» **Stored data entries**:
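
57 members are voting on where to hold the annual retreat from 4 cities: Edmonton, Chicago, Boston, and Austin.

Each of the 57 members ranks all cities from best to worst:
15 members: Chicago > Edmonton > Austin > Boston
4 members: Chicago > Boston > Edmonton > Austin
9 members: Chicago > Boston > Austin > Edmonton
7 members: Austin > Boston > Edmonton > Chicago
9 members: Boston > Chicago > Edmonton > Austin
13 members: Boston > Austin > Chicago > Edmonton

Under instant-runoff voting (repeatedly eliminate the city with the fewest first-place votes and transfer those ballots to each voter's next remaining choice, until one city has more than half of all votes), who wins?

Round 1: Edmonton 0, Chicago 28, Boston 22, Austin 7. Edmonton eliminated.
Round 2: Chicago 28, Boston 22, Austin 7. Austin eliminated.
Round 3: Chicago 28, Boston 29. Boston has a majority (≥29).

Boston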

» **WORK INSTRUCTIONS**:
The records above should be returned exactly.

» **REPLY TO THE TASK**:
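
57 members are voting on where to hold the annual retreat from 4 cities: Edmonton, Chicago, Boston, and Austin.

Each of the 57 members ranks all cities from best to worst:
15 members: Chicago > Edmonton > Austin > Boston
4 members: Chicago > Boston > Edmonton > Austin
9 members: Chicago > Boston > Austin > Edmonton
7 members: Austin > Boston > Edmonton > Chicago
9 members: Boston > Chicago > Edmonton > Austin
13 members: Boston > Austin > Chicago > Edmonton

Under instant-runoff voting (repeatedly eliminate the city with the fewest first-place votes and transfer those ballots to each voter's next remaining choice, until one city has more than half of all votes), who wins?

Round 1: Edmonton 0, Chicago 28, Boston 22, Austin 7. Edmonton eliminated.
Round 2: Chicago 28, Boston 22, Austin 7. Austin eliminated.
Round 3: Chicago 28, Boston 29. Boston has a majority (≥29).

Boston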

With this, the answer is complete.